Work task
Give back every entry below, unchanged.

[Stored data]
^^^^^^^^

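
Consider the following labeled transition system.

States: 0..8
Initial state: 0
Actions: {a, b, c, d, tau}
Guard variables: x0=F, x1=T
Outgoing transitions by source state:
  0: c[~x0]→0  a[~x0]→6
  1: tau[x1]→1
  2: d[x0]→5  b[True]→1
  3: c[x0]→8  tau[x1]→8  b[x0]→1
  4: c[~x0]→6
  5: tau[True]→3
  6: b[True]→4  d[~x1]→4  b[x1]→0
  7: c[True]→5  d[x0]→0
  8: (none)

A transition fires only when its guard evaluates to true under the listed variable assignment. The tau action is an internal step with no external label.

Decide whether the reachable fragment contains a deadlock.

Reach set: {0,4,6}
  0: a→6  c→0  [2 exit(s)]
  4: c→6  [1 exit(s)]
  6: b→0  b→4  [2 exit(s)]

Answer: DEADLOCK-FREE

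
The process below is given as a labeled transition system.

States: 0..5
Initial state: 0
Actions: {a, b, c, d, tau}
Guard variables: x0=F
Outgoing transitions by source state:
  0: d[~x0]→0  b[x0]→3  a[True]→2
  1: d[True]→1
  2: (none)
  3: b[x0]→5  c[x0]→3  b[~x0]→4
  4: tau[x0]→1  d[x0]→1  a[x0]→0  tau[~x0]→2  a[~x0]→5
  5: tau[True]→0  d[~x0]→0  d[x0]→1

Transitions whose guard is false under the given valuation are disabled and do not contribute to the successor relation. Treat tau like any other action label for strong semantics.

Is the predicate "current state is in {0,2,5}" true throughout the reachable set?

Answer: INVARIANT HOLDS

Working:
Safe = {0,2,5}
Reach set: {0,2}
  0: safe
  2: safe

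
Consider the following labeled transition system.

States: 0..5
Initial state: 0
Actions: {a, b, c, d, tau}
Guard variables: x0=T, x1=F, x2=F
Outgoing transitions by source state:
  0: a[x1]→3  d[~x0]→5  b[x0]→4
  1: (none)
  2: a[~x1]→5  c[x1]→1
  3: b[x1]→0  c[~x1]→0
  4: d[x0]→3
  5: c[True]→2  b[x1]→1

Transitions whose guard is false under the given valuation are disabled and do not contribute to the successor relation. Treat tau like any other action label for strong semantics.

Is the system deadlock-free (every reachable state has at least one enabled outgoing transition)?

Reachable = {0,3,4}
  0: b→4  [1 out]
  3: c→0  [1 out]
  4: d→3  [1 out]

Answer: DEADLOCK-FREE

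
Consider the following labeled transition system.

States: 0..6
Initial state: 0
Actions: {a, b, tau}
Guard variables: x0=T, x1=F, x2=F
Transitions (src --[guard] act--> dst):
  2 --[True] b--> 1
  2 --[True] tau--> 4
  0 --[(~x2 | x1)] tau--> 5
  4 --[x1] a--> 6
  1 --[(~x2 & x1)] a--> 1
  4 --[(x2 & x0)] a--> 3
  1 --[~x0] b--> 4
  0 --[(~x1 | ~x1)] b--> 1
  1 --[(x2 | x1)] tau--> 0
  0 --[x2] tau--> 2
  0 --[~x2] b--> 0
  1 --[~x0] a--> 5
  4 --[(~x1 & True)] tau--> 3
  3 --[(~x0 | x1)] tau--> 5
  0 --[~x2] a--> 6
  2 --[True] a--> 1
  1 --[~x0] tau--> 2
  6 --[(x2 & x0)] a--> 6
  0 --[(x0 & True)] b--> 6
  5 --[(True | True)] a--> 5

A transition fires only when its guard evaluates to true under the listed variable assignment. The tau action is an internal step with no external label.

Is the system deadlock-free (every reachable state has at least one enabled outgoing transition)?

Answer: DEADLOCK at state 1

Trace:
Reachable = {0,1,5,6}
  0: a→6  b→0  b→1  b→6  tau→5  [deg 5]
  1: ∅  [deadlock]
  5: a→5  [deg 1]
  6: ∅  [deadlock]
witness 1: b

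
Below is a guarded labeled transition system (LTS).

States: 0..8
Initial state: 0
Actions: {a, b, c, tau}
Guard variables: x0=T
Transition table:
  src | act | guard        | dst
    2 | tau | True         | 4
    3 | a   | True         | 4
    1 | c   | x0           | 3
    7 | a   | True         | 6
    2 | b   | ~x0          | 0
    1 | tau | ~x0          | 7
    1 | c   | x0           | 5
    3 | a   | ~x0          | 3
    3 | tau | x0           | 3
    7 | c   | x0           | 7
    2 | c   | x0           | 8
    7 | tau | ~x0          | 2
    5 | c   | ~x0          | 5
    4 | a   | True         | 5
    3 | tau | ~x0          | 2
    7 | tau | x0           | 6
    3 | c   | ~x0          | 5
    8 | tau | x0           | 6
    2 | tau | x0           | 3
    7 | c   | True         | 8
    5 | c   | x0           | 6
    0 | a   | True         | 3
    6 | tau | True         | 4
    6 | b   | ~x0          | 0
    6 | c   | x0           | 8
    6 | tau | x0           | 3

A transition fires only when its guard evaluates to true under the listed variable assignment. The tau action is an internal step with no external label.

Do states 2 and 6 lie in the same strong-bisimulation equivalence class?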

^^^^^^^^

Response to the exercise
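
Consider the following labeled transition system.

States: 0..8
Initial state: 0
Actions: {a, b, c, d, tau}
Guard variables: x0=F, x1=T
Outgoing transitions by source state:
  0: c[~x0]→0  a[~x0]→6
  1: tau[x1]→1
  2: d[x0]→5  b[True]→1
  3: c[x0]→8  tau[x1]→8  b[x0]→1
  4: c[~x0]→6
  5: tau[True]→3
  6: b[True]→4  d[~x1]→4  b[x1]→0
  7: c[True]→5  d[x0]→0
  8: (none)

A transition fires only when its guard evaluates to true under the listed variable assignment. The tau action is an internal step with no external label.

Decide whether the reachable fragment contains a deadlock.

Reach set: {0,4,6}
  0: a→6  c→0  [2 exit(s)]
  4: c→6  [1 exit(s)]
  6: b→0  b→4  [2 exit(s)]

Answer: DEADLOCK-FREE

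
The process below is given as a labeled transition system.

States: 0..5
Initial state: 0
Actions: {a, b, c, d, tau}
Guard variables: x0=F
Outgoing transitions by source state:
  0: d[~x0]→0  b[x0]→3  a[True]→2
  1: d[True]→1
  2: (none)
  3: b[x0]→5  c[x0]→3  b[~x0]→4
  4: tau[x0]→1  d[x0]→1  a[x0]→0  tau[~x0]→2  a[~x0]→5
  5: tau[True]→0  d[~x0]→0  d[x0]→1

Transitions whose guard is false under the given valuation are disabled and do not contribute to the successor relation. Treat tau like any other action label for strong semantics.

Is the predicate "current state is in {0,2,5}" true throughout the reachable set?

Answer: INVARIANT HOLDS

Working:
Safe = {0,2,5}
Reach set: {0,2}
  0: safe
  2: safe

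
Consider the following labeled transition system.

States: 0..5
Initial state: 0
Actions: {a, b, c, d, tau}
Guard variables: x0=T, x1=F, x2=F
Outgoing transitions by source state:
  0: a[x1]→3  d[~x0]→5  b[x0]→4
  1: (none)
  2: a[~x1]→5  c[x1]→1
  3: b[x1]→0  c[~x1]→0
  4: d[x0]→3
  5: c[True]→2  b[x1]→1

Transitions whose guard is false under the given valuation are disabled and do not contribute to the successor relation. Treat tau like any other action label for strong semantics.

Is the system deadlock-free (every reachable state has at least one enabled outgoing transition)?

Reachable = {0,3,4}
  0: b→4  [1 out]
  3: c→0  [1 out]
  4: d→3  [1 out]

Answer: DEADLOCK-FREE

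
Consider the following labeled transition system.

States: 0..6
Initial state: 0
Actions: {a, b, tau}
Guard variables: x0=T, x1=F, x2=F
Transitions (src --[guard] act--> dst):
  2 --[True] b--> 1
  2 --[True] tau--> 4
  0 --[(~x2 | x1)] tau--> 5
  4 --[x1] a--> 6
  1 --[(~x2 & x1)] a--> 1
  4 --[(x2 & x0)] a--> 3
  1 --[~x0] b--> 4
  0 --[(~x1 | ~x1)] b--> 1
  1 --[(x2 | x1)] tau--> 0
  0 --[x2] tau--> 2
  0 --[~x2] b--> 0
  1 --[~x0] a--> 5
  4 --[(~x1 & True)] tau--> 3
  3 --[(~x0 | x1)] tau--> 5
  0 --[~x2] a--> 6
  2 --[True] a--> 1
  1 --[~x0] tau--> 2
  6 --[(x2 & x0)] a--> 6
  0 --[(x0 & True)] b--> 6
  5 --[(True | True)] a--> 5

A transition fires only when its guard evaluates to true under the listed variable assignment. The tau action is an internal step with no external label.

Is the system deadlock-free (every reachable state has at least one enabled outgoing transition)?

Answer: DEADLOCK at state 1

Trace:
Reachable = {0,1,5,6}
  0: a→6  b→0  b→1  b→6  tau→5  [deg 5]
  1: ∅  [deadlock]
  5: a→5  [deg 1]
  6: ∅  [deadlock]
witness 1: b

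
Below is a guarded labeled transition system (LTS).

States: 0..8
Initial state: 0
Actions: {a, b, c, tau}
Guard variables: x0=T
Transition table:
  src | act | guard        | dst
    2 | tau | True         | 4
    3 | a   | True         | 4
    1 | c   | x0           | 3
    7 | a   | True         | 6
    2 | b   | ~x0          | 0
    1 | tau | ~x0          | 7
    1 | c   | x0           | 5
    3 | a   | ~x0          | 3
    3 | tau | x0           | 3
    7 | c   | x0           | 7
    2 | c   | x0           | 8
    7 | tau | ~x0          | 2
    5 | c   | ~x0          | 5
    4 | a   | True         | 5
    3 | tau | ~x0          | 2
    7 | tau | x0           | 6
    3 | c   | ~x0          | 5
    8 | tau | x0           | 6
    2 | tau | x0           | 3
    7 | c   | True         | 8
    5 | c   | x0           | 6
    0 | a   | True         | 3
    6 | tau | True         | 4
    6 | b   | ~x0          | 0
    6 | c   | x0           | 8
    6 | tau | x0           | 3

A transition fires only when its guard evaluates to true under the listed variable assignment. The tau action is an internal step with no external label.

Do states 2 and 6 lie in the same strong-bisimulation equivalence class?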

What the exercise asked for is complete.